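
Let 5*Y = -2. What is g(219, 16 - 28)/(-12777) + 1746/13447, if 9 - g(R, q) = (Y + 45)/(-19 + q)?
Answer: 3436082264/26630909445 ≈ 0.12903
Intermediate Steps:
Y = -2/5 (Y = (1/5)*(-2) = -2/5 ≈ -0.40000)
g(R, q) = 9 - 223/(5*(-19 + q)) (g(R, q) = 9 - (-2/5 + 45)/(-19 + q) = 9 - 223/(5*(-19 + q)))
g(219, 16 - 28)/(-12777) + 1746/13447 = ((-1078 + 45*(16 - 28))/(5*(-19 + (16 - 28))))/(-12777) + 1746/13447 = ((-1078 + 45*(-12))/(5*(-19 - 12)))*(-1/12777) + 1746*(1/13447) = ((1/5)*(-1078 - 540)/(-31))*(-1/12777) + 1746/13447 = ((1/5)*(-1/31)*(-1618))*(-1/12777) + 1746/13447 = (1618/155)*(-1/12777) + 1746/13447 = -1618/1980435 + 1746/13447 = 3436082264/26630909445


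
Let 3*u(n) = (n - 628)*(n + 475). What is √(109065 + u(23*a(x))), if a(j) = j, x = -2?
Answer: √12683 ≈ 112.62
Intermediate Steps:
u(n) = (-628 + n)*(475 + n)/3 (u(n) = ((n - 628)*(n + 475))/3 = ((-628 + n)*(475 + n))/3 = (-628 + n)*(475 + n)/3)
√(109065 + u(23*a(x))) = √(109065 + (-298300/3 - 1173*(-2) + (23*(-2))²/3)) = √(109065 + (-298300/3 - 51*(-46) + (⅓)*(-46)²)) = √(109065 + (-298300/3 + 2346 + (⅓)*2116)) = √(109065 + (-298300/3 + 2346 + 2116/3)) = √(109065 - 96382) = √12683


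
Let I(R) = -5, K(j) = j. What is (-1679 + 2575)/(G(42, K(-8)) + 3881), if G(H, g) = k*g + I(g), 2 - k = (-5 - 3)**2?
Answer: 224/1093 ≈ 0.20494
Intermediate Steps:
k = -62 (k = 2 - (-5 - 3)**2 = 2 - 1*(-8)**2 = 2 - 1*64 = 2 - 64 = -62)
G(H, g) = -5 - 62*g (G(H, g) = -62*g - 5 = -5 - 62*g)
(-1679 + 2575)/(G(42, K(-8)) + 3881) = (-1679 + 2575)/((-5 - 62*(-8)) + 3881) = 896/((-5 + 496) + 3881) = 896/(491 + 3881) = 896/4372 = 896*(1/4372) = 224/1093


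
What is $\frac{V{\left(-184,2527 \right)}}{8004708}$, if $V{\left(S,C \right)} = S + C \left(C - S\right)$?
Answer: $\frac{6850513}{8004708} \approx 0.85581$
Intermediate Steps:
$\frac{V{\left(-184,2527 \right)}}{8004708} = \frac{-184 + 2527^{2} - 2527 \left(-184\right)}{8004708} = \left(-184 + 6385729 + 464968\right) \frac{1}{8004708} = 6850513 \cdot \frac{1}{8004708} = \frac{6850513}{8004708}$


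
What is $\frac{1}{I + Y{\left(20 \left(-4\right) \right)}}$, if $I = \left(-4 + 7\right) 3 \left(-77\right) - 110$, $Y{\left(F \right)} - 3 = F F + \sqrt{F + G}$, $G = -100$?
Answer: $\frac{280}{1568009} - \frac{3 i \sqrt{5}}{15680090} \approx 0.00017857 - 4.2782 \cdot 10^{-7} i$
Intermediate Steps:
$Y{\left(F \right)} = 3 + F^{2} + \sqrt{-100 + F}$ ($Y{\left(F \right)} = 3 + \left(F F + \sqrt{F - 100}\right) = 3 + \left(F^{2} + \sqrt{-100 + F}\right) = 3 + F^{2} + \sqrt{-100 + F}$)
$I = -803$ ($I = 3 \cdot 3 \left(-77\right) - 110 = 9 \left(-77\right) - 110 = -693 - 110 = -803$)
$\frac{1}{I + Y{\left(20 \left(-4\right) \right)}} = \frac{1}{-803 + \left(3 + \left(20 \left(-4\right)\right)^{2} + \sqrt{-100 + 20 \left(-4\right)}\right)} = \frac{1}{-803 + \left(3 + \left(-80\right)^{2} + \sqrt{-100 - 80}\right)} = \frac{1}{-803 + \left(3 + 6400 + \sqrt{-180}\right)} = \frac{1}{-803 + \left(3 + 6400 + 6 i \sqrt{5}\right)} = \frac{1}{-803 + \left(6403 + 6 i \sqrt{5}\right)} = \frac{1}{5600 + 6 i \sqrt{5}}$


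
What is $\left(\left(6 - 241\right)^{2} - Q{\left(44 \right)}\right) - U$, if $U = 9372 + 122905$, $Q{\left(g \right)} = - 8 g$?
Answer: $-76700$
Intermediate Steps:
$U = 132277$
$\left(\left(6 - 241\right)^{2} - Q{\left(44 \right)}\right) - U = \left(\left(6 - 241\right)^{2} - \left(-8\right) 44\right) - 132277 = \left(\left(-235\right)^{2} - -352\right) - 132277 = \left(55225 + 352\right) - 132277 = 55577 - 132277 = -76700$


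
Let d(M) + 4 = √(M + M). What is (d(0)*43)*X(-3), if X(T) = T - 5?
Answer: 1376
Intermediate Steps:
X(T) = -5 + T
d(M) = -4 + √2*√M (d(M) = -4 + √(M + M) = -4 + √(2*M) = -4 + √2*√M)
(d(0)*43)*X(-3) = ((-4 + √2*√0)*43)*(-5 - 3) = ((-4 + √2*0)*43)*(-8) = ((-4 + 0)*43)*(-8) = -4*43*(-8) = -172*(-8) = 1376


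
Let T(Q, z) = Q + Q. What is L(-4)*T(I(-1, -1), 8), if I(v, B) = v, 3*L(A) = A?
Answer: 8/3 ≈ 2.6667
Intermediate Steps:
L(A) = A/3
T(Q, z) = 2*Q
L(-4)*T(I(-1, -1), 8) = ((⅓)*(-4))*(2*(-1)) = -4/3*(-2) = 8/3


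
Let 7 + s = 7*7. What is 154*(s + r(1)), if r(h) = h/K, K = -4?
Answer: 12859/2 ≈ 6429.5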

## Exercise
In the lines above, find each one with "Answer" and list it.

## Task response
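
Answer: 3436082264/26630909445 ≈ 0.12903
Answer: √12683 ≈ 112.62
Answer: 224/1093 ≈ 0.20494
Answer: $\frac{6850513}{8004708} \approx 0.85581$
Answer: $\frac{280}{1568009} - \frac{3 i \sqrt{5}}{15680090} \approx 0.00017857 - 4.2782 \cdot 10^{-7} i$
Answer: $-76700$
Answer: 1376
Answer: 8/3 ≈ 2.6667
Answer: 12859/2 ≈ 6429.5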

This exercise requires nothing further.